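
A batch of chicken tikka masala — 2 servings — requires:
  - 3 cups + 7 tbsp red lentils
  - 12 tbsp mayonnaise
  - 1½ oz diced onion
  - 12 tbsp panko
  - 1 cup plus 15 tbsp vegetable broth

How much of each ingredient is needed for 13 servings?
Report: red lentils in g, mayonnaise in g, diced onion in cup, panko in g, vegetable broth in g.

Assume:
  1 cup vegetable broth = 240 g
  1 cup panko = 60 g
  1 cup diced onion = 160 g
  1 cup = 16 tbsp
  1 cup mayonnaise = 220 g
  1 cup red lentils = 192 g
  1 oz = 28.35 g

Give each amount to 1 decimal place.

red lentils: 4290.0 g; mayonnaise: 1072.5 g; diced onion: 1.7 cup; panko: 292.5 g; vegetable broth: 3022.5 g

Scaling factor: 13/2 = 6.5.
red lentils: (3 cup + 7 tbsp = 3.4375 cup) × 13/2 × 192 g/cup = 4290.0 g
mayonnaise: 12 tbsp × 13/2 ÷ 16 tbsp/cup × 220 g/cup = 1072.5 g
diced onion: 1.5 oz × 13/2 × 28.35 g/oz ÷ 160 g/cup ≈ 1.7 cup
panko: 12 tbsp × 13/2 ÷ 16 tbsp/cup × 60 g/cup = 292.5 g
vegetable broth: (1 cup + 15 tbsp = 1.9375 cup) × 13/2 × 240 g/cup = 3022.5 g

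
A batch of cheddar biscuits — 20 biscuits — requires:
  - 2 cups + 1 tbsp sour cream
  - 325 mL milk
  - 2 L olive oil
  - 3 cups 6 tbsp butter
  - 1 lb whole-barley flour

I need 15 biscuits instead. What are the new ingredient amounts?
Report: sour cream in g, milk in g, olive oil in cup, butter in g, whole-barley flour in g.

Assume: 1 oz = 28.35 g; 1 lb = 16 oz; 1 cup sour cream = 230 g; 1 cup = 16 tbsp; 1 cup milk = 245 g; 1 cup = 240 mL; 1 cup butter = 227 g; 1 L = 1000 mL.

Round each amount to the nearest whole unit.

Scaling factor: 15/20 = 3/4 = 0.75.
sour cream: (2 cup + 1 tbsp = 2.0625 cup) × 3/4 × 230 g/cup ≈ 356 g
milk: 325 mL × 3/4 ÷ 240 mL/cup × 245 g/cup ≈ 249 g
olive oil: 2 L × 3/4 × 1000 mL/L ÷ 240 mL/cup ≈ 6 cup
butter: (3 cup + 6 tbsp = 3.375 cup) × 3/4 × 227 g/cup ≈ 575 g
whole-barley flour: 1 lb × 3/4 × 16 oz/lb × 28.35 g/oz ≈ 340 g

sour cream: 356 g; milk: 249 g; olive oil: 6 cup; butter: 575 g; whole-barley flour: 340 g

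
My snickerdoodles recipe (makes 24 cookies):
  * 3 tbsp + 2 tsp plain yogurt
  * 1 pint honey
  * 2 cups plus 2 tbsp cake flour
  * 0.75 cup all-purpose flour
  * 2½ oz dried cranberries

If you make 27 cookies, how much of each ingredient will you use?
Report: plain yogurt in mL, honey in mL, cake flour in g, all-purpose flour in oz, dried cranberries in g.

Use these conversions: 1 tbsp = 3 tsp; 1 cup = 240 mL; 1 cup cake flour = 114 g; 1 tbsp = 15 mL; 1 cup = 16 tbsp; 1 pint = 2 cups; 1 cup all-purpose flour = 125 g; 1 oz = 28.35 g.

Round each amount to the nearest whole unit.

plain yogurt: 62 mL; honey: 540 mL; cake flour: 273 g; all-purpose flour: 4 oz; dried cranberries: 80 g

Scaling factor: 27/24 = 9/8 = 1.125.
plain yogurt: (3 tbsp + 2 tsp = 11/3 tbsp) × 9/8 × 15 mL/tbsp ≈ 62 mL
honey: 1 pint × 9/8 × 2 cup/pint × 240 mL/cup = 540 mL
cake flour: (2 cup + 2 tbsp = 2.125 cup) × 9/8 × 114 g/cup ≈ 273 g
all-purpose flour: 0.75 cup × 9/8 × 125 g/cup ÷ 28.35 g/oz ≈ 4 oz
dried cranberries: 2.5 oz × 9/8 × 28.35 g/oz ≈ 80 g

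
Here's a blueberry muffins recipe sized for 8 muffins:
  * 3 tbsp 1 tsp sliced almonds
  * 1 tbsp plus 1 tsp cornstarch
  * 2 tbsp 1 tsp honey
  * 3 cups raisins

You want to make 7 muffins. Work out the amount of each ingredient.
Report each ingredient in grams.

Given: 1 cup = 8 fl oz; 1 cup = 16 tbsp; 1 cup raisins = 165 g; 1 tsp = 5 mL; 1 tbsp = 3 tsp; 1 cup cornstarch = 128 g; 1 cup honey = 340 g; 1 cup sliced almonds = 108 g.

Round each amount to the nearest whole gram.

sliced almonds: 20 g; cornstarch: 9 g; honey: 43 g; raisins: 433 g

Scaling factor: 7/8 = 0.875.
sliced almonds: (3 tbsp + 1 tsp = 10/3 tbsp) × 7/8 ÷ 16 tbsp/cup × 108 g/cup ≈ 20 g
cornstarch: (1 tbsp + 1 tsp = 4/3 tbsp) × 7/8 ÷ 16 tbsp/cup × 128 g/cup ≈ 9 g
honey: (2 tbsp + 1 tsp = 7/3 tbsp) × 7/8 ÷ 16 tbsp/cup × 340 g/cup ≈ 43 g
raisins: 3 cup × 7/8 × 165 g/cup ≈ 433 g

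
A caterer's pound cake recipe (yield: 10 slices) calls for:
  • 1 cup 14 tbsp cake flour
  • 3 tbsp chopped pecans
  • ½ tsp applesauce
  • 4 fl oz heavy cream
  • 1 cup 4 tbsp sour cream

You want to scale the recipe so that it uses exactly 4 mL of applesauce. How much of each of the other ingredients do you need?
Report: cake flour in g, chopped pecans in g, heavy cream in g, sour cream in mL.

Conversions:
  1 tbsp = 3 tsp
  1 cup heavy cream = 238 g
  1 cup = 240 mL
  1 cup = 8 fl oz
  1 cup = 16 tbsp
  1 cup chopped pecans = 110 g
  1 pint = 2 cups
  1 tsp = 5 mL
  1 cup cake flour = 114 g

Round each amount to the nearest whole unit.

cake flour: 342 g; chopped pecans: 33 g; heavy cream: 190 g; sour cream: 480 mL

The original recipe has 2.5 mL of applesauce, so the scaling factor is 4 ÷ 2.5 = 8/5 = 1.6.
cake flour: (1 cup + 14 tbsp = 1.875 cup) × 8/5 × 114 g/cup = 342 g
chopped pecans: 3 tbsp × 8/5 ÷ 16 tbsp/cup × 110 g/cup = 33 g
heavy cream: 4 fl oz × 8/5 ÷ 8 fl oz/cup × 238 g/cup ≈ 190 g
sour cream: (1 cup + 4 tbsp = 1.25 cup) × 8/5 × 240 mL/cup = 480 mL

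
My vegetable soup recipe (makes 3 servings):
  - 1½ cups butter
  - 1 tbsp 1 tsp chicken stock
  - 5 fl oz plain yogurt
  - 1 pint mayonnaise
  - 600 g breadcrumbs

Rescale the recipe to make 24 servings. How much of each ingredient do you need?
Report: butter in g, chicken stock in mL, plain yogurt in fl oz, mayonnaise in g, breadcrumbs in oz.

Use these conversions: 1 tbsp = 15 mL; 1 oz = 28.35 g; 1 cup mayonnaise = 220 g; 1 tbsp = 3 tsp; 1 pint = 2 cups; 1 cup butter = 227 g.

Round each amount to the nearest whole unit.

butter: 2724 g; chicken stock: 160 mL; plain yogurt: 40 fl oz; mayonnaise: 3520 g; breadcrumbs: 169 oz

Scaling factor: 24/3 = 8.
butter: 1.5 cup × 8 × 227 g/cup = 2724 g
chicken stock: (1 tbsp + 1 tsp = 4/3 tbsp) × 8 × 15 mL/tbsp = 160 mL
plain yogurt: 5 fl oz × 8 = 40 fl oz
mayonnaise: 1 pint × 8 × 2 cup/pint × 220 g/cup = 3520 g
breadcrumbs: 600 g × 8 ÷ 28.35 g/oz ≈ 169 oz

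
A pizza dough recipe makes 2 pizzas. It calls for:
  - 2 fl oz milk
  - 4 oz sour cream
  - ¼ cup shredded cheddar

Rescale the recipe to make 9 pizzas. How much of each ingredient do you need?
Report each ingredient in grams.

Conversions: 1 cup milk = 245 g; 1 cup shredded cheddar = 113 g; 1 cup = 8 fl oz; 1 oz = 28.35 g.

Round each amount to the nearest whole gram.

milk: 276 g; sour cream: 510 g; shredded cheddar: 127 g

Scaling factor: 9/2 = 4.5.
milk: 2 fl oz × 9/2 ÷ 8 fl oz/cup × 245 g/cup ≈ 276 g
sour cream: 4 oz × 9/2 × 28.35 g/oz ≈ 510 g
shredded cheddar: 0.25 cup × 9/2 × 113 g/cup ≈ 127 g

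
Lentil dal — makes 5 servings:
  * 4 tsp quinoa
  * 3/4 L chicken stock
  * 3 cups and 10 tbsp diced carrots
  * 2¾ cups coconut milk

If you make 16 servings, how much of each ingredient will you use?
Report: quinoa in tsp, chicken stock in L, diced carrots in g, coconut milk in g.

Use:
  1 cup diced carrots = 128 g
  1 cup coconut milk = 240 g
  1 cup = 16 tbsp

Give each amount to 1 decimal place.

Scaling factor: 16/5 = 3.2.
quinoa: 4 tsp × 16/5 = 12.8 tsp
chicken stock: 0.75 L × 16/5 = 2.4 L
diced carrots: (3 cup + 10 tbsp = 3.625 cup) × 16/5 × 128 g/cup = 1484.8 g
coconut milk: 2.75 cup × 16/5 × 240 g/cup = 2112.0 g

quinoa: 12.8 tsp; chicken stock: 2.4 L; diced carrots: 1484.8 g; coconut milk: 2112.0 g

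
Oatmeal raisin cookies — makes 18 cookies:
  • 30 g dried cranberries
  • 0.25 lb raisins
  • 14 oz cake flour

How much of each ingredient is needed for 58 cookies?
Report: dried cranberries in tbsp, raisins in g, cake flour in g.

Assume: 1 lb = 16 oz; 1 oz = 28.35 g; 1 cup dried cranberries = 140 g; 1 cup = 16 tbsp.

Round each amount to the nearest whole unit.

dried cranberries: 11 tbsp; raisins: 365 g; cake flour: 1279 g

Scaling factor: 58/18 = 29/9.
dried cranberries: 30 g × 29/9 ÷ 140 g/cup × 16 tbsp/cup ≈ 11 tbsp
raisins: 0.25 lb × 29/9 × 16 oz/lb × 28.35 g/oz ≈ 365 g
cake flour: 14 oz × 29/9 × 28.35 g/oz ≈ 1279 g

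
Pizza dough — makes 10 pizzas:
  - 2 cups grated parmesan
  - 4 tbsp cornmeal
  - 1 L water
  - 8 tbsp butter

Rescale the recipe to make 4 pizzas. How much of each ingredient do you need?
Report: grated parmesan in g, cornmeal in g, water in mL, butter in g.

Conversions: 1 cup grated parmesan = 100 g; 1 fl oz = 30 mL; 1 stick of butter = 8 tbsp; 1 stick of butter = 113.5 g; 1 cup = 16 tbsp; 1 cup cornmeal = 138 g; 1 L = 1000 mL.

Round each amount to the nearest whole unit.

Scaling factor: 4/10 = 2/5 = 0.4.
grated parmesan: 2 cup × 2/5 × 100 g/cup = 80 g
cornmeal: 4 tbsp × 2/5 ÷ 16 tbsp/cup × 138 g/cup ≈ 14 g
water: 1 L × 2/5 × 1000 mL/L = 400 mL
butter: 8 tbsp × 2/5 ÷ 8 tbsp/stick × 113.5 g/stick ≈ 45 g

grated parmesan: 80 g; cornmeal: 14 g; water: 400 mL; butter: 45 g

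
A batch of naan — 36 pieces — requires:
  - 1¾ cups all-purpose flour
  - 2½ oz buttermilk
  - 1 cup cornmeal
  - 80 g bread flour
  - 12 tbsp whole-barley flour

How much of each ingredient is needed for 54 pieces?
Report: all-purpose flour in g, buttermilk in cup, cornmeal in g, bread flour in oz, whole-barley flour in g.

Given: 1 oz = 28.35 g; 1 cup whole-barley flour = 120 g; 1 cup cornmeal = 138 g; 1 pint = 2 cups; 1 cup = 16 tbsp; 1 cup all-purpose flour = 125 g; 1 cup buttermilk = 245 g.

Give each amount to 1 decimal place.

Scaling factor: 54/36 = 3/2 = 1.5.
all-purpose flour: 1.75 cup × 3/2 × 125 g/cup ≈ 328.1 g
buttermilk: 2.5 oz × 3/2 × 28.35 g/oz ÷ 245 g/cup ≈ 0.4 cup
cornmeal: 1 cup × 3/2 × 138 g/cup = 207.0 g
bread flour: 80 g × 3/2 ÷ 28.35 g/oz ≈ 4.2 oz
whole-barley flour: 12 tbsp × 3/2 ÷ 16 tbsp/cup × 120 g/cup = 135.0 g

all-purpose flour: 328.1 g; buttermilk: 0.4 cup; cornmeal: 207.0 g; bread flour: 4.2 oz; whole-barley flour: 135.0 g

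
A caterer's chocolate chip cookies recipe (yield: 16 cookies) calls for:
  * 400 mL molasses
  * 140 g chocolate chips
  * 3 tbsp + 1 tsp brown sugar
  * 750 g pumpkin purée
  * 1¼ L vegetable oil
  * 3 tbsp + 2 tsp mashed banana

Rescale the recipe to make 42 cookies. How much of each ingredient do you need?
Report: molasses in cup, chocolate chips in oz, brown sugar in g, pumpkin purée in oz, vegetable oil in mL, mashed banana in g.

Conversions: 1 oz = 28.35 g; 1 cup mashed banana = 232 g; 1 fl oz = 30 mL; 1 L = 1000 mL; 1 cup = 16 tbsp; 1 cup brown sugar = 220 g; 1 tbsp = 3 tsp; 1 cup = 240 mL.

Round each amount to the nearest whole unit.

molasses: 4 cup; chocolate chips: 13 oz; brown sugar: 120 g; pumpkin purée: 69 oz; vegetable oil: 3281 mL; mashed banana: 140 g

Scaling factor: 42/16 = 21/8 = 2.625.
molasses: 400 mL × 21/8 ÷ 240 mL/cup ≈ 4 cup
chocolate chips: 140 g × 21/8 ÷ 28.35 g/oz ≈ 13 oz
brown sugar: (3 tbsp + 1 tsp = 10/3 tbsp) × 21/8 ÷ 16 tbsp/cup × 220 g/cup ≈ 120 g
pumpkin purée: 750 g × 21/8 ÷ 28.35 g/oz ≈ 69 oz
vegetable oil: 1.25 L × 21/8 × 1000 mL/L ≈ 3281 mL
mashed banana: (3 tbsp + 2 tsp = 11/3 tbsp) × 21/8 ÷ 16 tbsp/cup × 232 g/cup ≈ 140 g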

--------------------

Working from the records above, write out verbatim only the lines from the line containing "- 1 lb whole-barley flour" through the line containing "Report: plain yogurt".

Result:
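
  - 1 lb whole-barley flour

I need 15 biscuits instead. What are the new ingredient amounts?
Report: sour cream in g, milk in g, olive oil in cup, butter in g, whole-barley flour in g.

Assume: 1 oz = 28.35 g; 1 lb = 16 oz; 1 cup sour cream = 230 g; 1 cup = 16 tbsp; 1 cup milk = 245 g; 1 cup = 240 mL; 1 cup butter = 227 g; 1 L = 1000 mL.

Round each amount to the nearest whole unit.

Scaling factor: 15/20 = 3/4 = 0.75.
sour cream: (2 cup + 1 tbsp = 2.0625 cup) × 3/4 × 230 g/cup ≈ 356 g
milk: 325 mL × 3/4 ÷ 240 mL/cup × 245 g/cup ≈ 249 g
olive oil: 2 L × 3/4 × 1000 mL/L ÷ 240 mL/cup ≈ 6 cup
butter: (3 cup + 6 tbsp = 3.375 cup) × 3/4 × 227 g/cup ≈ 575 g
whole-barley flour: 1 lb × 3/4 × 16 oz/lb × 28.35 g/oz ≈ 340 g

sour cream: 356 g; milk: 249 g; olive oil: 6 cup; butter: 575 g; whole-barley flour: 340 g

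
My snickerdoodles recipe (makes 24 cookies):
  * 3 tbsp + 2 tsp plain yogurt
  * 1 pint honey
  * 2 cups plus 2 tbsp cake flour
  * 0.75 cup all-purpose flour
  * 2½ oz dried cranberries

If you make 27 cookies, how much of each ingredient will you use?
Report: plain yogurt in mL, honey in mL, cake flour in g, all-purpose flour in oz, dried cranberries in g.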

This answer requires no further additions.